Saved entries
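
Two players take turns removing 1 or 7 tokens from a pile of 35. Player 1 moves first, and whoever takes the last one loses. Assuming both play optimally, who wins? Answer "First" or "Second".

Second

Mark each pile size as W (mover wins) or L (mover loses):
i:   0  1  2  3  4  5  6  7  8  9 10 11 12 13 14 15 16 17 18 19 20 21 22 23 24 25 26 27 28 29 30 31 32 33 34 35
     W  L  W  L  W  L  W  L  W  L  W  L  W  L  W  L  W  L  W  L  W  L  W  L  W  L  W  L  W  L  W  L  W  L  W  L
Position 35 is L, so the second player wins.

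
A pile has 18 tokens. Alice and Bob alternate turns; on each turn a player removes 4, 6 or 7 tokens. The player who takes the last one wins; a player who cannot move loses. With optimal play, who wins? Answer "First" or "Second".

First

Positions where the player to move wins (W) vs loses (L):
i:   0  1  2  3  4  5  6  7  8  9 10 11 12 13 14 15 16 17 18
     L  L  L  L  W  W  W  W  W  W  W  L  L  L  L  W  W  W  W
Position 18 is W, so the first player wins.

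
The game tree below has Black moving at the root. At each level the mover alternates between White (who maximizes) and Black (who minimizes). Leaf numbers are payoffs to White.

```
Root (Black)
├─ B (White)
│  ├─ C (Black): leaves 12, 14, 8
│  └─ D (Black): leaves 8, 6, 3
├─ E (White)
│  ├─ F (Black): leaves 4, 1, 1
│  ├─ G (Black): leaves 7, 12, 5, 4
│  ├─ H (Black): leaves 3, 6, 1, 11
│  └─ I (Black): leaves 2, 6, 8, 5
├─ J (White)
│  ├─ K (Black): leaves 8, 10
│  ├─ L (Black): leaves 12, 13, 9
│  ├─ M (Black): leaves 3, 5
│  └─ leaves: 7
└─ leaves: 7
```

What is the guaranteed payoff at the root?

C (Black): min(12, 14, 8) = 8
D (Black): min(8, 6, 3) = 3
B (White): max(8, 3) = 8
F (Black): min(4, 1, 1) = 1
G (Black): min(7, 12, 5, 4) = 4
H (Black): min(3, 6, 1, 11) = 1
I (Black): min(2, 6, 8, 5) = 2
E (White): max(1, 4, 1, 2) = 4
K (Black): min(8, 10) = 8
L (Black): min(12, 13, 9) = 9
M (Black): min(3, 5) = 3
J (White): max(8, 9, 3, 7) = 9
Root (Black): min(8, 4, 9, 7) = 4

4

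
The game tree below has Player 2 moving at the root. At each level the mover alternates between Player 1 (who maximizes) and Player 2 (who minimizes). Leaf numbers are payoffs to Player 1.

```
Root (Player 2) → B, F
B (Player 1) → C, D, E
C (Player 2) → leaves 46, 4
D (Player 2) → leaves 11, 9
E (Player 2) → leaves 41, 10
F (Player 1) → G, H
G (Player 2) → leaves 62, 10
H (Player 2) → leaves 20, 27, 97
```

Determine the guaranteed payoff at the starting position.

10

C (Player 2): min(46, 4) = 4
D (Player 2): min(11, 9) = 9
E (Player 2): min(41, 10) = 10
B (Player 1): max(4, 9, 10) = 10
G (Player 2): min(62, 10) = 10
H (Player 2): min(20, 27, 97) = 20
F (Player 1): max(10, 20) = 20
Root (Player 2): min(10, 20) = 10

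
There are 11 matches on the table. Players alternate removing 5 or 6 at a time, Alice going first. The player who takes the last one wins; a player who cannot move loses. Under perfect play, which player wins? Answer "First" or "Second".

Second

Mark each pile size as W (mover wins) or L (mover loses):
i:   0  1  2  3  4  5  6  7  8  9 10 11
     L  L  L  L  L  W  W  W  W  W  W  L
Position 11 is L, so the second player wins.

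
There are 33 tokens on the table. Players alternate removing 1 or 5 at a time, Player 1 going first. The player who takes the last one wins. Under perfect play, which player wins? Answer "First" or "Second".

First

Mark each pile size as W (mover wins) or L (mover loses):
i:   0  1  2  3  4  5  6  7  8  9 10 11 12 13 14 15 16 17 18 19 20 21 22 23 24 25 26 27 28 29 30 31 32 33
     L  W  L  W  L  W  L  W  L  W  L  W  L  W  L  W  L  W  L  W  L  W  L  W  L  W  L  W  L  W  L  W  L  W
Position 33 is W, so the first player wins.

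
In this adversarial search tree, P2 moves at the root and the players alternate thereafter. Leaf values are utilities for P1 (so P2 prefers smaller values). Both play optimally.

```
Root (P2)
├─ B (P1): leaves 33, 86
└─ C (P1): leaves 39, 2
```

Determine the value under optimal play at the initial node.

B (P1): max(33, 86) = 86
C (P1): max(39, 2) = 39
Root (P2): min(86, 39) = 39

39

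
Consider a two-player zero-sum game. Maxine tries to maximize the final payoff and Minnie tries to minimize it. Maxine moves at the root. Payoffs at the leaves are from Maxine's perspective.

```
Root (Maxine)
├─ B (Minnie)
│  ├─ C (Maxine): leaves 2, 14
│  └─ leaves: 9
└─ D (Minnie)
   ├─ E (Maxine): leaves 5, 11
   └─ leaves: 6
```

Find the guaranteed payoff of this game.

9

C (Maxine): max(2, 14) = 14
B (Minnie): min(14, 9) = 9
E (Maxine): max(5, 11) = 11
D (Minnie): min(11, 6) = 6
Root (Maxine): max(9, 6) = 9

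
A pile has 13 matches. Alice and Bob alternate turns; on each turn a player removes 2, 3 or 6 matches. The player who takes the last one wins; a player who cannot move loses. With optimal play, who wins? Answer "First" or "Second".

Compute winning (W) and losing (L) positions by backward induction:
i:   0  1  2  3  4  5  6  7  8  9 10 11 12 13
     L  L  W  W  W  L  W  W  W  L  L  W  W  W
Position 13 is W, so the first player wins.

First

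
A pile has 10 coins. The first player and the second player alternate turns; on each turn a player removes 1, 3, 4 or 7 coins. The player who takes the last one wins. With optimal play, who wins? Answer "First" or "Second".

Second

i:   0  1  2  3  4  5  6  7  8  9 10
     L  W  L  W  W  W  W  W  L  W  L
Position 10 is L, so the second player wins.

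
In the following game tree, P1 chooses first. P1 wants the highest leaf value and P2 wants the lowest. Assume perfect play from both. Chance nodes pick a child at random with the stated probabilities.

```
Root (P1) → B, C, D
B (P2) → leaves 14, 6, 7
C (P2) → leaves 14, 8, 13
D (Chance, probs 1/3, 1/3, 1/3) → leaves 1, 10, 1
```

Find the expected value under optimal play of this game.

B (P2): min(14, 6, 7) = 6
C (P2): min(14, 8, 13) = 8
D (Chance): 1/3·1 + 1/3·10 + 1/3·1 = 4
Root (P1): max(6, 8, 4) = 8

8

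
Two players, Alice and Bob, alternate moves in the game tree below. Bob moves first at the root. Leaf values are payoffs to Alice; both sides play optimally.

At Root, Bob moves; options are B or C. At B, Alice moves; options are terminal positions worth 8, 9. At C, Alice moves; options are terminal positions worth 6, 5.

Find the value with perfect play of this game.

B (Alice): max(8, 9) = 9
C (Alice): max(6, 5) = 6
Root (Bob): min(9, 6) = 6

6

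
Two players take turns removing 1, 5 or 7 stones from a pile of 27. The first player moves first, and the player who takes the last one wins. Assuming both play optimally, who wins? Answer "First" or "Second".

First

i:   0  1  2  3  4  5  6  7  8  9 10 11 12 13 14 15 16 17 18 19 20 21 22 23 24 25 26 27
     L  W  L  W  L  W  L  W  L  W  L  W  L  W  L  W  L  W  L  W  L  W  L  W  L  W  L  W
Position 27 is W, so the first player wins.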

*EXERCISE DESCRIPTION:*
Each entry above needs to be output exactly as written.

*ANSWER FOR THE TASK:*
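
Two players take turns removing 1 or 7 tokens from a pile of 35. Player 1 moves first, and whoever takes the last one loses. Assuming both play optimally, who wins? Answer "First" or "Second".

Second

Mark each pile size as W (mover wins) or L (mover loses):
i:   0  1  2  3  4  5  6  7  8  9 10 11 12 13 14 15 16 17 18 19 20 21 22 23 24 25 26 27 28 29 30 31 32 33 34 35
     W  L  W  L  W  L  W  L  W  L  W  L  W  L  W  L  W  L  W  L  W  L  W  L  W  L  W  L  W  L  W  L  W  L  W  L
Position 35 is L, so the second player wins.

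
A pile has 18 tokens. Alice and Bob alternate turns; on each turn a player removes 4, 6 or 7 tokens. The player who takes the last one wins; a player who cannot move loses. With optimal play, who wins? Answer "First" or "Second".

First

Positions where the player to move wins (W) vs loses (L):
i:   0  1  2  3  4  5  6  7  8  9 10 11 12 13 14 15 16 17 18
     L  L  L  L  W  W  W  W  W  W  W  L  L  L  L  W  W  W  W
Position 18 is W, so the first player wins.

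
The game tree below has Black moving at the root. At each level the mover alternates between White (who maximizes) and Black (who minimizes). Leaf numbers are payoffs to White.

```
Root (Black)
├─ B (White)
│  ├─ C (Black): leaves 12, 14, 8
│  └─ D (Black): leaves 8, 6, 3
├─ E (White)
│  ├─ F (Black): leaves 4, 1, 1
│  ├─ G (Black): leaves 7, 12, 5, 4
│  ├─ H (Black): leaves 3, 6, 1, 11
│  └─ I (Black): leaves 2, 6, 8, 5
├─ J (White)
│  ├─ K (Black): leaves 8, 10
│  ├─ L (Black): leaves 12, 13, 9
│  ├─ M (Black): leaves 3, 5
│  └─ leaves: 7
└─ leaves: 7
```

What is the guaranteed payoff at the root?

C (Black): min(12, 14, 8) = 8
D (Black): min(8, 6, 3) = 3
B (White): max(8, 3) = 8
F (Black): min(4, 1, 1) = 1
G (Black): min(7, 12, 5, 4) = 4
H (Black): min(3, 6, 1, 11) = 1
I (Black): min(2, 6, 8, 5) = 2
E (White): max(1, 4, 1, 2) = 4
K (Black): min(8, 10) = 8
L (Black): min(12, 13, 9) = 9
M (Black): min(3, 5) = 3
J (White): max(8, 9, 3, 7) = 9
Root (Black): min(8, 4, 9, 7) = 4

4

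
The game tree below has Player 2 moving at the root. At each level the mover alternates between Player 1 (who maximizes) and Player 2 (who minimizes). Leaf numbers are payoffs to Player 1.

```
Root (Player 2) → B, F
B (Player 1) → C, D, E
C (Player 2) → leaves 46, 4
D (Player 2) → leaves 11, 9
E (Player 2) → leaves 41, 10
F (Player 1) → G, H
G (Player 2) → leaves 62, 10
H (Player 2) → leaves 20, 27, 97
```

Determine the guaranteed payoff at the starting position.

10

C (Player 2): min(46, 4) = 4
D (Player 2): min(11, 9) = 9
E (Player 2): min(41, 10) = 10
B (Player 1): max(4, 9, 10) = 10
G (Player 2): min(62, 10) = 10
H (Player 2): min(20, 27, 97) = 20
F (Player 1): max(10, 20) = 20
Root (Player 2): min(10, 20) = 10

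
There are 11 matches on the table. Players alternate removing 5 or 6 at a time, Alice going first. The player who takes the last one wins; a player who cannot move loses. Under perfect play, which player wins? Answer "First" or "Second".

Second

Mark each pile size as W (mover wins) or L (mover loses):
i:   0  1  2  3  4  5  6  7  8  9 10 11
     L  L  L  L  L  W  W  W  W  W  W  L
Position 11 is L, so the second player wins.

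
There are 33 tokens on the table. Players alternate removing 1 or 5 at a time, Player 1 going first. The player who takes the last one wins. Under perfect play, which player wins? Answer "First" or "Second".

First

Mark each pile size as W (mover wins) or L (mover loses):
i:   0  1  2  3  4  5  6  7  8  9 10 11 12 13 14 15 16 17 18 19 20 21 22 23 24 25 26 27 28 29 30 31 32 33
     L  W  L  W  L  W  L  W  L  W  L  W  L  W  L  W  L  W  L  W  L  W  L  W  L  W  L  W  L  W  L  W  L  W
Position 33 is W, so the first player wins.

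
In this adversarial search tree, P2 moves at the root and the players alternate thereafter. Leaf values are utilities for P1 (so P2 prefers smaller values). Both play optimally.

```
Root (P2)
├─ B (P1): leaves 33, 86
└─ C (P1): leaves 39, 2
```

Determine the value under optimal play at the initial node.

B (P1): max(33, 86) = 86
C (P1): max(39, 2) = 39
Root (P2): min(86, 39) = 39

39

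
Consider a two-player zero-sum game. Maxine tries to maximize the final payoff and Minnie tries to minimize it. Maxine moves at the root. Payoffs at the leaves are from Maxine's perspective.

```
Root (Maxine)
├─ B (Minnie)
│  ├─ C (Maxine): leaves 2, 14
│  └─ leaves: 9
└─ D (Minnie)
   ├─ E (Maxine): leaves 5, 11
   └─ leaves: 6
```

Find the guaranteed payoff of this game.

9

C (Maxine): max(2, 14) = 14
B (Minnie): min(14, 9) = 9
E (Maxine): max(5, 11) = 11
D (Minnie): min(11, 6) = 6
Root (Maxine): max(9, 6) = 9

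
A pile has 13 matches. Alice and Bob alternate turns; on each turn a player removes 2, 3 or 6 matches. The player who takes the last one wins; a player who cannot move loses. With optimal play, who wins? Answer "First" or "Second".

Compute winning (W) and losing (L) positions by backward induction:
i:   0  1  2  3  4  5  6  7  8  9 10 11 12 13
     L  L  W  W  W  L  W  W  W  L  L  W  W  W
Position 13 is W, so the first player wins.

First

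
A pile has 10 coins. The first player and the second player alternate turns; on each turn a player removes 1, 3, 4 or 7 coins. The player who takes the last one wins. With optimal play, who wins? Answer "First" or "Second".

Second

i:   0  1  2  3  4  5  6  7  8  9 10
     L  W  L  W  W  W  W  W  L  W  L
Position 10 is L, so the second player wins.

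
In the following game tree, P1 chooses first. P1 wants the highest leaf value and P2 wants the lowest. Assume perfect play from both. Chance nodes pick a child at random with the stated probabilities.

```
Root (P1) → B, C, D
B (P2) → leaves 14, 6, 7
C (P2) → leaves 14, 8, 13
D (Chance, probs 1/3, 1/3, 1/3) → leaves 1, 10, 1
```

Find the expected value under optimal play of this game.

B (P2): min(14, 6, 7) = 6
C (P2): min(14, 8, 13) = 8
D (Chance): 1/3·1 + 1/3·10 + 1/3·1 = 4
Root (P1): max(6, 8, 4) = 8

8

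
Two players, Alice and Bob, alternate moves in the game tree below. Bob moves first at the root. Leaf values are payoffs to Alice; both sides play optimally.

At Root, Bob moves; options are B or C. At B, Alice moves; options are terminal positions worth 8, 9. At C, Alice moves; options are terminal positions worth 6, 5.

Find the value with perfect play of this game.

B (Alice): max(8, 9) = 9
C (Alice): max(6, 5) = 6
Root (Bob): min(9, 6) = 6

6

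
Two players take turns removing 1, 5 or 7 stones from a pile of 27. The first player moves first, and the player who takes the last one wins. Assuming both play optimally, who wins? Answer "First" or "Second".

First

i:   0  1  2  3  4  5  6  7  8  9 10 11 12 13 14 15 16 17 18 19 20 21 22 23 24 25 26 27
     L  W  L  W  L  W  L  W  L  W  L  W  L  W  L  W  L  W  L  W  L  W  L  W  L  W  L  W
Position 27 is W, so the first player wins.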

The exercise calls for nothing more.